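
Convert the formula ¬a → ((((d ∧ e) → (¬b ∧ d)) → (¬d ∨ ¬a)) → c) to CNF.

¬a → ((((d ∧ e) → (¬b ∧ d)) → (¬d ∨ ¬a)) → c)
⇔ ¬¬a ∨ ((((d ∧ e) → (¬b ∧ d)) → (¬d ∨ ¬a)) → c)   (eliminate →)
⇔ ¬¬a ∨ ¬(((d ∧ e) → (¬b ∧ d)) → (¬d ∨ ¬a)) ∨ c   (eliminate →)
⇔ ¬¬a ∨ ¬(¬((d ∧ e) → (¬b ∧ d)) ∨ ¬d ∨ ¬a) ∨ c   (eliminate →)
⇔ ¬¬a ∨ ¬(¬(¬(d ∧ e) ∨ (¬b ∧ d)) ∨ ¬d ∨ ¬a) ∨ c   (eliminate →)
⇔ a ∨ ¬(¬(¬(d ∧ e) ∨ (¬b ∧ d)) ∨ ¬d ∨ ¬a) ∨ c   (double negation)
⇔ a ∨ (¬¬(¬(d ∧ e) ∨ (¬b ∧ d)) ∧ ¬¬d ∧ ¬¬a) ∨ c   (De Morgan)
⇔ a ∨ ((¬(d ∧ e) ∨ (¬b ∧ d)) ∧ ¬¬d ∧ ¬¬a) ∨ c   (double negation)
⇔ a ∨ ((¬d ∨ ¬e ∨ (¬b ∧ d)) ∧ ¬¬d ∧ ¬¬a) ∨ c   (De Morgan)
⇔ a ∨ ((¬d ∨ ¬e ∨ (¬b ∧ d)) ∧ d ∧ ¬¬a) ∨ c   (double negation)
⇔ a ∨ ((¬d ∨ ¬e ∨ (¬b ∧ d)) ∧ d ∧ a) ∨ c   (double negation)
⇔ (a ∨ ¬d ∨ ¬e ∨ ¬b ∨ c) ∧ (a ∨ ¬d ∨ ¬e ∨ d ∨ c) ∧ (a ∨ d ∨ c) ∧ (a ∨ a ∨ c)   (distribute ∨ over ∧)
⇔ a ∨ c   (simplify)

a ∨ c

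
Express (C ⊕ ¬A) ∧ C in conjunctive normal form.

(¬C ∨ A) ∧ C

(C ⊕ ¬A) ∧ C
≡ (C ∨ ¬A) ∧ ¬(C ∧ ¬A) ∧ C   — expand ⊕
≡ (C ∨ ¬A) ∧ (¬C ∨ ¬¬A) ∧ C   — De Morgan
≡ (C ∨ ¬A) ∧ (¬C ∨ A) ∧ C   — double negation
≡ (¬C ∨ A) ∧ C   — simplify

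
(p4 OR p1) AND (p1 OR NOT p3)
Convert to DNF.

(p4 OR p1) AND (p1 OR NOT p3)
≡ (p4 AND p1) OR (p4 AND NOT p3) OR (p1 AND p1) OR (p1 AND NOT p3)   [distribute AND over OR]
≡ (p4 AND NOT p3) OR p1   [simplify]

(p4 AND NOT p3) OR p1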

※ ※ ※

#### [Work to complete]
Starting with the line that has "Express (C ⊕", print each remaining line of the listing exactly.

#### [Answer]
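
Express (C ⊕ ¬A) ∧ C in conjunctive normal form.

(¬C ∨ A) ∧ C

(C ⊕ ¬A) ∧ C
≡ (C ∨ ¬A) ∧ ¬(C ∧ ¬A) ∧ C   — expand ⊕
≡ (C ∨ ¬A) ∧ (¬C ∨ ¬¬A) ∧ C   — De Morgan
≡ (C ∨ ¬A) ∧ (¬C ∨ A) ∧ C   — double negation
≡ (¬C ∨ A) ∧ C   — simplify

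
(p4 OR p1) AND (p1 OR NOT p3)
Convert to DNF.

(p4 OR p1) AND (p1 OR NOT p3)
≡ (p4 AND p1) OR (p4 AND NOT p3) OR (p1 AND p1) OR (p1 AND NOT p3)   [distribute AND over OR]
≡ (p4 AND NOT p3) OR p1   [simplify]

(p4 AND NOT p3) OR p1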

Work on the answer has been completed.